Segment Start: Task material

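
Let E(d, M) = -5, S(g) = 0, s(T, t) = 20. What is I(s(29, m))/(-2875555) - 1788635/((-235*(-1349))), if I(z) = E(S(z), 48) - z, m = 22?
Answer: -10828021878/1919145407 ≈ -5.6421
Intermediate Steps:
I(z) = -5 - z
I(s(29, m))/(-2875555) - 1788635/((-235*(-1349))) = (-5 - 1*20)/(-2875555) - 1788635/((-235*(-1349))) = (-5 - 20)*(-1/2875555) - 1788635/317015 = -25*(-1/2875555) - 1788635*1/317015 = 5/575111 - 357727/63403 = -10828021878/1919145407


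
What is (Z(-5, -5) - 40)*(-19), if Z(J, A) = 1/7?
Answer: 5301/7 ≈ 757.29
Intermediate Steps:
Z(J, A) = 1/7
(Z(-5, -5) - 40)*(-19) = (1/7 - 40)*(-19) = -279/7*(-19) = 5301/7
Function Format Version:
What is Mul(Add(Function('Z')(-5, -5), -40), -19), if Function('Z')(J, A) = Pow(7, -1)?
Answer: Rational(5301, 7) ≈ 757.29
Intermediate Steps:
Function('Z')(J, A) = Rational(1, 7)
Mul(Add(Function('Z')(-5, -5), -40), -19) = Mul(Add(Rational(1, 7), -40), -19) = Mul(Rational(-279, 7), -19) = Rational(5301, 7)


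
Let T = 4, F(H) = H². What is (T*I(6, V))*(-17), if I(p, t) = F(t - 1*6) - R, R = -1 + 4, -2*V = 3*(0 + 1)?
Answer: -3621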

Segment End: Task material

• Work task: Reproduce, with no other lines, the one containing "Answer: Rational(5301, 7) ≈ 757.29" and all lines after it through the end of the data above.

• Completed exercise:
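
Answer: Rational(5301, 7) ≈ 757.29
Intermediate Steps:
Function('Z')(J, A) = Rational(1, 7)
Mul(Add(Function('Z')(-5, -5), -40), -19) = Mul(Add(Rational(1, 7), -40), -19) = Mul(Rational(-279, 7), -19) = Rational(5301, 7)


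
Let T = 4, F(H) = H². What is (T*I(6, V))*(-17), if I(p, t) = F(t - 1*6) - R, R = -1 + 4, -2*V = 3*(0 + 1)?
Answer: -3621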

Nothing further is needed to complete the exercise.